- **Task to carry out**
Whenever the word "remainder" turns up in a line below, that line should be copied.

- **Data provided**
•••••

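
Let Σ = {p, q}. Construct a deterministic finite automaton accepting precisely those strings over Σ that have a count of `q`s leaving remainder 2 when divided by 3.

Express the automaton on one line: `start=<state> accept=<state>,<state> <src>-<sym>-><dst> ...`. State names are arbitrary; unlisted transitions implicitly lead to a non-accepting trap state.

start=A accept=C A-p->A A-q->B B-p->B B-q->C C-p->C C-q->A

The only thing that matters is how many `q`s have appeared, reduced mod 3. Use one state per residue: A for 0, …, C for 2. Reading `q` moves to the next residue; anything else stays put. C is accepting.
3 states suffice.
       p  q 
>  A   A  B 
   B   B  C 
 * C   C  A 
(> = start, * = accepting)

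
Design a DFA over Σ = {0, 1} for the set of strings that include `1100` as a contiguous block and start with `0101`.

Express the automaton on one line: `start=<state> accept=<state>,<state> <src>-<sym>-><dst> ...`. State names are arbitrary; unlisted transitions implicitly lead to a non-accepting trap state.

start=q0 accept=q9 q0-0->q1 q0-1->q2 q1-0->q2 q1-1->q3 q2-0->q2 q2-1->q2 q3-0->q4 q3-1->q2 q4-0->q2 q4-1->q5 q5-0->q6 q5-1->q7 q6-0->q6 q6-1->q5 q7-0->q8 q7-1->q7 q8-0->q9 q8-1->q5 q9-0->q9 q9-1->q9

Run two small machines in parallel and take their product. One (5 states) tracks whether and how much of `1100` has been seen; the other (6 states) tracks whether the input so far still matches the prefix `0101`. Each combined state is a pair, one component from each; accept when both components accept. After merging equivalent states the machine shrinks.
10 states suffice.
        0   1  
>  q0   q1  q2 
   q1   q2  q3 
   q2   q2  q2 
   q3   q4  q2 
   q4   q2  q5 
   q5   q6  q7 
   q6   q6  q5 
   q7   q8  q7 
   q8   q9  q5 
 * q9   q9  q9 
(> = start, * = accepting)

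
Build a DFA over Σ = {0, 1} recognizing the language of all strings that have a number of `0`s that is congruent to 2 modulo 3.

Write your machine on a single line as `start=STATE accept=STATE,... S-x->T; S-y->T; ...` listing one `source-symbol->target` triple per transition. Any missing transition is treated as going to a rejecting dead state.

start=s0; accept=s2; s0-0->s1; s0-1->s0; s1-0->s2; s1-1->s1; s2-0->s0; s2-1->s2

Keep the running count of `0`s modulo 3: each `0` advances along the cycle s0 → s1 → s2 → s0 while other symbols loop. Accept at s2.
3 states suffice.
        0   1  
>  s0   s1  s0 
   s1   s2  s1 
 * s2   s0  s2 
(> = start, * = accepting)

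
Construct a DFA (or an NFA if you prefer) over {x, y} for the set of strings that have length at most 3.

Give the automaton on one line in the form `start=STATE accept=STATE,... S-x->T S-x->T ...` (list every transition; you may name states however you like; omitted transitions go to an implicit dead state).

start=s0 accept=s0,s1,s2,s3 s0-x->s1 s0-y->s1 s1-x->s2 s1-y->s2 s2-x->s3 s2-y->s3 s3-x->s4 s3-y->s4 s4-x->s4 s4-y->s4

Count input length up to 4: every symbol moves from s0 toward s4, which means 'more than 3' and absorbs. Accept from {s0, s1, s2, s3}.
With 5 states:
        x   y  
>* s0   s1  s1 
 * s1   s2  s2 
 * s2   s3  s3 
 * s3   s4  s4 
   s4   s4  s4 
(> = start, * = accepting)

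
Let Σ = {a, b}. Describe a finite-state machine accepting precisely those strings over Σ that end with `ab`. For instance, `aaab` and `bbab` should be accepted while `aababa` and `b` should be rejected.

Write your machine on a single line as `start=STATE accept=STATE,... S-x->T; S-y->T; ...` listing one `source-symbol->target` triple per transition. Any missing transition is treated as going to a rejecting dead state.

start=q0; accept=q2; q0-a->q1; q0-b->q0; q1-a->q1; q1-b->q2; q2-a->q1; q2-b->q0

Let each state record the length of the longest suffix of the input read so far that is also a prefix of `ab`. q1 means the last symbol is `a`; q2 means the last 2 symbols are `ab`. Accept only at q2, where the string currently ends in `ab`.
A 3-state machine:
        a   b  
>  q0   q1  q0 
   q1   q1  q2 
 * q2   q1  q0 
(> = start, * = accepting)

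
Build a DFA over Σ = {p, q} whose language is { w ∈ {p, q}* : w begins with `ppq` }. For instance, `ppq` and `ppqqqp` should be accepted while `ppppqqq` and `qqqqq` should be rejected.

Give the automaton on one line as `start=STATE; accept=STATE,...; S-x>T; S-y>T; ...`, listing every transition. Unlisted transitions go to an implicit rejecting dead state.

start=S0; accept=S3; S0-p>S1; S0-q>S4; S1-p>S2; S1-q>S4; S2-p>S4; S2-q>S3; S3-p>S3; S3-q>S3; S4-p>S4; S4-q>S4

Walk along `ppq` while the input agrees: from S0 take `p` to S1, and so on. Any deviation drops to the rejecting sink S4. Once S3 is reached the prefix is confirmed and every continuation is accepted.
A 5-state machine:
        p   q  
>  S0   S1  S4 
   S1   S2  S4 
   S2   S4  S3 
 * S3   S3  S3 
   S4   S4  S4 
(> = start, * = accepting)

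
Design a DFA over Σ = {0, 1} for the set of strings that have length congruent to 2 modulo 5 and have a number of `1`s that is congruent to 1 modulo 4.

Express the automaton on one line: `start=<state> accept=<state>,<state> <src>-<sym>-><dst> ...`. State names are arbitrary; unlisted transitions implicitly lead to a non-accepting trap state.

start=q0 accept=q4 q0-0->q1 q0-1->q2 q1-0->q3 q1-1->q4 q2-0->q4 q2-1->q5 q3-0->q6 q3-1->q7 q4-0->q7 q4-1->q8 q5-0->q8 q5-1->q9 q6-0->q10 q6-1->q11 q7-0->q11 q7-1->q12 q8-0->q12 q8-1->q13 q9-0->q13 q9-1->q10 q10-0->q0 q10-1->q14 q11-0->q14 q11-1->q15 q12-0->q15 q12-1->q16 q13-0->q16 q13-1->q0 q14-0->q2 q14-1->q17 q15-0->q17 q15-1->q18 q16-0->q18 q16-1->q1 q17-0->q5 q17-1->q19 q18-0->q19 q18-1->q3 q19-0->q9 q19-1->q6

Build one automaton per condition and run them in lockstep. The first has 5 states tracking the input length modulo 5; the second has 4 states tracking the count of `1`s modulo 4. A product state is a pair (one from each), accepting exactly when both do.
With 20 states:
          0    1  
>  q0     q1   q2 
   q1     q3   q4 
   q2     q4   q5 
   q3     q6   q7 
 * q4     q7   q8 
   q5     q8   q9 
   q6    q10  q11 
   q7    q11  q12 
   q8    q12  q13 
   q9    q13  q10 
   q10    q0  q14 
   q11   q14  q15 
   q12   q15  q16 
   q13   q16   q0 
   q14    q2  q17 
   q15   q17  q18 
   q16   q18   q1 
   q17    q5  q19 
   q18   q19   q3 
   q19    q9   q6 
(> = start, * = accepting)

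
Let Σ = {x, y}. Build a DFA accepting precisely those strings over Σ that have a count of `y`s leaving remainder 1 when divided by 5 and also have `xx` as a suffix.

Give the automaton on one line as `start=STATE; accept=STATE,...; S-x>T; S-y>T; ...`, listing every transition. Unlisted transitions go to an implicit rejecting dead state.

start=S0; accept=S6; S0-x>S1; S0-y>S2; S1-x>S3; S1-y>S2; S2-x>S4; S2-y>S5; S3-x>S3; S3-y>S2; S4-x>S6; S4-y>S5; S5-x>S7; S5-y>S8; S6-x>S6; S6-y>S5; S7-x>S9; S7-y>S8; S8-x>S10; S8-y>S11; S9-x>S9; S9-y>S8; S10-x>S12; S10-y>S11; S11-x>S13; S11-y>S0; S12-x>S12; S12-y>S11; S13-x>S14; S13-y>S0; S14-x>S14; S14-y>S0

Run two small machines in parallel and take their product. One (5 states) tracks the count of `y`s modulo 5; the other (3 states) tracks how much of the suffix `xx` has currently been matched. Each combined state is a pair, one component from each; accept when both components accept.
          x    y  
>  S0     S1   S2 
   S1     S3   S2 
   S2     S4   S5 
   S3     S3   S2 
   S4     S6   S5 
   S5     S7   S8 
 * S6     S6   S5 
   S7     S9   S8 
   S8    S10  S11 
   S9     S9   S8 
   S10   S12  S11 
   S11   S13   S0 
   S12   S12  S11 
   S13   S14   S0 
   S14   S14   S0 
(> = start, * = accepting)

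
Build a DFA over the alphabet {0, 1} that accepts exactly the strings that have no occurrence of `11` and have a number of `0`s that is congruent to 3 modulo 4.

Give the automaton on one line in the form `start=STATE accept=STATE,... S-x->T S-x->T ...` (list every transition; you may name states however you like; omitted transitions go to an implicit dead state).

Build one automaton per condition and run them in lockstep. The first has 3 states tracking partial matches of the forbidden pattern `11`; the second has 4 states tracking the count of `0`s modulo 4. A product state is a pair (one from each), accepting exactly when both do. Minimizing collapses redundant product states.
        0   1  
>  S0   S1  S2 
   S1   S3  S4 
   S2   S1  S5 
   S3   S6  S7 
   S4   S3  S5 
   S5   S5  S5 
 * S6   S0  S8 
   S7   S6  S5 
 * S8   S0  S5 
(> = start, * = accepting)

start=S0 accept=S6,S8 S0-0->S1 S0-1->S2 S1-0->S3 S1-1->S4 S2-0->S1 S2-1->S5 S3-0->S6 S3-1->S7 S4-0->S3 S4-1->S5 S5-0->S5 S5-1->S5 S6-0->S0 S6-1->S8 S7-0->S6 S7-1->S5 S8-0->S0 S8-1->S5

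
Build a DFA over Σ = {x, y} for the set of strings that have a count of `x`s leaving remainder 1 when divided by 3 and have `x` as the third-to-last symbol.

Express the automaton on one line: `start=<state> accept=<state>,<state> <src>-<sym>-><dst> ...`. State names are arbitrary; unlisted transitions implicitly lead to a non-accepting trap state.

Build one automaton per condition and run them in lockstep. One (3 states) tracks the count of `x`s modulo 3; the other (15 states) tracks the last 3 symbols read. Each combined state is a pair, one component from each; accept when both components accept. After merging equivalent states the machine shrinks.
With 14 states:
          x    y  
>  q0     q1   q0 
   q1     q2   q3 
   q2     q4   q5 
   q3     q2   q6 
   q4     q7   q8 
   q5     q9   q5 
 * q6     q2  q10 
 * q7     q2  q11 
   q8    q12   q0 
   q9    q13   q8 
   q10    q2  q10 
 * q11    q2   q6 
 * q12    q2   q3 
   q13    q2  q11 
(> = start, * = accepting)

start=q0 accept=q6,q7,q11,q12 q0-x->q1 q0-y->q0 q1-x->q2 q1-y->q3 q2-x->q4 q2-y->q5 q3-x->q2 q3-y->q6 q4-x->q7 q4-y->q8 q5-x->q9 q5-y->q5 q6-x->q2 q6-y->q10 q7-x->q2 q7-y->q11 q8-x->q12 q8-y->q0 q9-x->q13 q9-y->q8 q10-x->q2 q10-y->q10 q11-x->q2 q11-y->q6 q12-x->q2 q12-y->q3 q13-x->q2 q13-y->q11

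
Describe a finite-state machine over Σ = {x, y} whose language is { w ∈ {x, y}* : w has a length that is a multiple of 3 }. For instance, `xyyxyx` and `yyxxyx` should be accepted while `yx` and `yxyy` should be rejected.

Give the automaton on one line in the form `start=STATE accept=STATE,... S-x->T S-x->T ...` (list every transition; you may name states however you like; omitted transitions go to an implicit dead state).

Count input length modulo 3: every symbol advances one step around the cycle S0 → S1 → S2 → S0. Accept at S0.
        x   y  
>* S0   S1  S1 
   S1   S2  S2 
   S2   S0  S0 
(> = start, * = accepting)

start=S0 accept=S0 S0-x->S1 S0-y->S1 S1-x->S2 S1-y->S2 S2-x->S0 S2-y->S0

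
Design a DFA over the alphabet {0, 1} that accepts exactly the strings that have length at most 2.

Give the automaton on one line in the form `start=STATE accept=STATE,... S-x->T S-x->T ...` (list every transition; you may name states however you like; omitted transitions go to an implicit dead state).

We only need to distinguish lengths 0, 1, …, 2, and '>2'. Chain A → B → C → D on every symbol, with D looping. Accepting states: {A, B, C}.
A 4-state machine:
       0  1 
>* A   B  B 
 * B   C  C 
 * C   D  D 
   D   D  D 
(> = start, * = accepting)

start=A accept=A,B,C A-0->B A-1->B B-0->C B-1->C C-0->D C-1->D D-0->D D-1->D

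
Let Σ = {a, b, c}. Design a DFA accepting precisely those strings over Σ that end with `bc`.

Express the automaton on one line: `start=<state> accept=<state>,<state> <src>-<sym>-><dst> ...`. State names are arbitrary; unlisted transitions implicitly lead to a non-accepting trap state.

start=q0 accept=q2 q0-a->q0 q0-b->q1 q0-c->q0 q1-a->q0 q1-b->q1 q1-c->q2 q2-a->q0 q2-b->q1 q2-c->q0

Remember how much of `bc` the current input suffix matches. State q0 means no match yet; q1 means the last symbol is `b`; q2 means the last 2 symbols are `bc`. Only q2 accepts. On a mismatch, fall back to the longest proper suffix that is still a prefix of `bc`.
3 states suffice.
        a   b   c  
>  q0   q0  q1  q0 
   q1   q0  q1  q2 
 * q2   q0  q1  q0 
(> = start, * = accepting)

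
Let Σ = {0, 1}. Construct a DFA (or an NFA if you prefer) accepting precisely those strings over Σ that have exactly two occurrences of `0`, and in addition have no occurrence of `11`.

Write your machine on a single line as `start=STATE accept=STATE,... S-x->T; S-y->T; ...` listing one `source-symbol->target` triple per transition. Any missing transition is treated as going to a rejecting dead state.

Run two small machines in parallel and take their product. One (4 states) tracks the count of `0`s, saturating at 3; the other (3 states) tracks partial matches of the forbidden pattern `11`. Each combined state is a pair, one component from each; accept when both components accept.
12 states suffice.
       0  1 
>  A   B  C 
   B   D  E 
   C   B  F 
 * D   G  H 
   E   D  I 
   F   I  F 
   G   G  J 
 * H   G  K 
   I   K  I 
   J   G  L 
   K   L  K 
   L   L  L 
(> = start, * = accepting)

start=A; accept=D,H; A-0->B; A-1->C; B-0->D; B-1->E; C-0->B; C-1->F; D-0->G; D-1->H; E-0->D; E-1->I; F-0->I; F-1->F; G-0->G; G-1->J; H-0->G; H-1->K; I-0->K; I-1->I; J-0->G; J-1->L; K-0->L; K-1->K; L-0->L; L-1->L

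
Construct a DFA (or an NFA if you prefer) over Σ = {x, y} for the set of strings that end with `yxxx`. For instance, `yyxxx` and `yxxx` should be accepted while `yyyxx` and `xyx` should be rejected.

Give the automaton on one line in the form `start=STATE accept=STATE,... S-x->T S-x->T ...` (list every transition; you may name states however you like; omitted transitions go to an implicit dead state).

Let each state record the length of the longest suffix of the input read so far that is also a prefix of `yxxx`. B means the last symbol is `y`; C means the last 2 symbols are `yx`; D means the last 3 symbols are `yxx`; E means the last 4 symbols are `yxxx`. Accept only at E, where the string currently ends in `yxxx`.
       x  y 
>  A   A  B 
   B   C  B 
   C   D  B 
   D   E  B 
 * E   A  B 
(> = start, * = accepting)

start=A accept=E A-x->A A-y->B B-x->C B-y->B C-x->D C-y->B D-x->E D-y->B E-x->A E-y->B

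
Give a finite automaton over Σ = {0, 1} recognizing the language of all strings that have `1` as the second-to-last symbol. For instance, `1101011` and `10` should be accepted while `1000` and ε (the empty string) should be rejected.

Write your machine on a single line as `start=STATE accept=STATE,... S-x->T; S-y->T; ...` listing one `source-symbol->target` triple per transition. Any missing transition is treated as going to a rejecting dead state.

start=q0; accept=q5,q6; q0-0->q1; q0-1->q2; q1-0->q3; q1-1->q4; q2-0->q5; q2-1->q6; q3-0->q3; q3-1->q4; q4-0->q5; q4-1->q6; q5-0->q3; q5-1->q4; q6-0->q5; q6-1->q6

Because acceptance depends on a position counted from the end, the machine has to buffer the most recent 2 symbols. Make each state the string of the last up-to-2 symbols read; on input `x` shift the window left and append `x`. Accept when the buffered window has length 2 and begins with `1`.
With 7 states:
        0   1  
>  q0   q1  q2 
   q1   q3  q4 
   q2   q5  q6 
   q3   q3  q4 
   q4   q5  q6 
 * q5   q3  q4 
 * q6   q5  q6 
(> = start, * = accepting)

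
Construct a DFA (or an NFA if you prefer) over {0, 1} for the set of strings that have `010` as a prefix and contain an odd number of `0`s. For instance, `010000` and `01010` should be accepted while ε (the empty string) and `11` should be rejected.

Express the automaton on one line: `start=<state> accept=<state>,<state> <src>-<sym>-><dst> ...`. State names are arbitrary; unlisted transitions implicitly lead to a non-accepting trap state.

Build one automaton per condition and run them in lockstep. The first has 5 states tracking whether the input so far still matches the prefix `010`; the second has 2 states tracking the count of `0`s modulo 2. A product state is a pair (one from each), accepting exactly when both do.
       0  1 
>  A   B  C 
   B   C  D 
   C   E  C 
   D   F  E 
   E   C  E 
   F   G  F 
 * G   F  G 
(> = start, * = accepting)

start=A accept=G A-0->B A-1->C B-0->C B-1->D C-0->E C-1->C D-0->F D-1->E E-0->C E-1->E F-0->G F-1->F G-0->F G-1->G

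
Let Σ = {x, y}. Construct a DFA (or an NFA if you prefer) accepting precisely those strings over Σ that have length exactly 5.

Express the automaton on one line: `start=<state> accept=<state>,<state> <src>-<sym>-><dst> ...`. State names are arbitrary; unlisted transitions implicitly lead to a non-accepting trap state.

start=q0 accept=q5 q0-x->q1 q0-y->q1 q1-x->q2 q1-y->q2 q2-x->q3 q2-y->q3 q3-x->q4 q3-y->q4 q4-x->q5 q4-y->q5 q5-x->q6 q5-y->q6 q6-x->q6 q6-y->q6

We only need to distinguish lengths 0, 1, …, 5, and '>5'. Chain q0 → q1 → q2 → q3 → q4 → q5 → q6 on every symbol, with q6 looping. Accepting states: {q5}.
        x   y  
>  q0   q1  q1 
   q1   q2  q2 
   q2   q3  q3 
   q3   q4  q4 
   q4   q5  q5 
 * q5   q6  q6 
   q6   q6  q6 
(> = start, * = accepting)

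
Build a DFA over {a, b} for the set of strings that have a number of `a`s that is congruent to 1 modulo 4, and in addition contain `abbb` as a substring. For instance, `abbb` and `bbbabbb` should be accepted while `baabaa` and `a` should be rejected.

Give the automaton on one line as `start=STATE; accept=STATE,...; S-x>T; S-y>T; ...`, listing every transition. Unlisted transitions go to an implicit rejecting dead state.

start=S0; accept=S10; S0-a>S1; S0-b>S0; S1-a>S2; S1-b>S3; S2-a>S4; S2-b>S5; S3-a>S2; S3-b>S6; S4-a>S7; S4-b>S8; S5-a>S4; S5-b>S9; S6-a>S2; S6-b>S10; S7-a>S1; S7-b>S11; S8-a>S7; S8-b>S12; S9-a>S4; S9-b>S13; S10-a>S13; S10-b>S10; S11-a>S1; S11-b>S14; S12-a>S7; S12-b>S15; S13-a>S15; S13-b>S13; S14-a>S1; S14-b>S16; S15-a>S16; S15-b>S15; S16-a>S10; S16-b>S16

Handle the two conditions separately and then intersect. The first has 4 states tracking the count of `a`s modulo 4; the second has 5 states tracking whether and how much of `abbb` has been seen. A product state is a pair (one from each), accepting exactly when both do.
17 states suffice.
          a    b  
>  S0     S1   S0 
   S1     S2   S3 
   S2     S4   S5 
   S3     S2   S6 
   S4     S7   S8 
   S5     S4   S9 
   S6     S2  S10 
   S7     S1  S11 
   S8     S7  S12 
   S9     S4  S13 
 * S10   S13  S10 
   S11    S1  S14 
   S12    S7  S15 
   S13   S15  S13 
   S14    S1  S16 
   S15   S16  S15 
   S16   S10  S16 
(> = start, * = accepting)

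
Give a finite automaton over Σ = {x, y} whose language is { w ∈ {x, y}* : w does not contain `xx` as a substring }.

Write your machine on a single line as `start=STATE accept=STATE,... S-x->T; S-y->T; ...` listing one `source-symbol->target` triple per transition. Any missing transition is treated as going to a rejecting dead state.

This is the complement of 'contains `xx`'. Use the same substring-matching states — s0 through s2 holding how much of `xx` has just been matched — but flip the accepting set: everything except the trap s2 accepts.
        x   y  
>* s0   s1  s0 
 * s1   s2  s0 
   s2   s2  s2 
(> = start, * = accepting)

start=s0; accept=s0,s1; s0-x->s1; s0-y->s0; s1-x->s2; s1-y->s0; s2-x->s2; s2-y->s2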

•••••

- **Answer section**
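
Let Σ = {p, q}. Construct a deterministic finite automaton accepting precisely those strings over Σ that have a count of `q`s leaving remainder 2 when divided by 3.
Let Σ = {x, y}. Build a DFA accepting precisely those strings over Σ that have a count of `y`s leaving remainder 1 when divided by 5 and also have `xx` as a suffix.
Build a DFA over Σ = {x, y} for the set of strings that have a count of `x`s leaving remainder 1 when divided by 3 and have `x` as the third-to-last symbol.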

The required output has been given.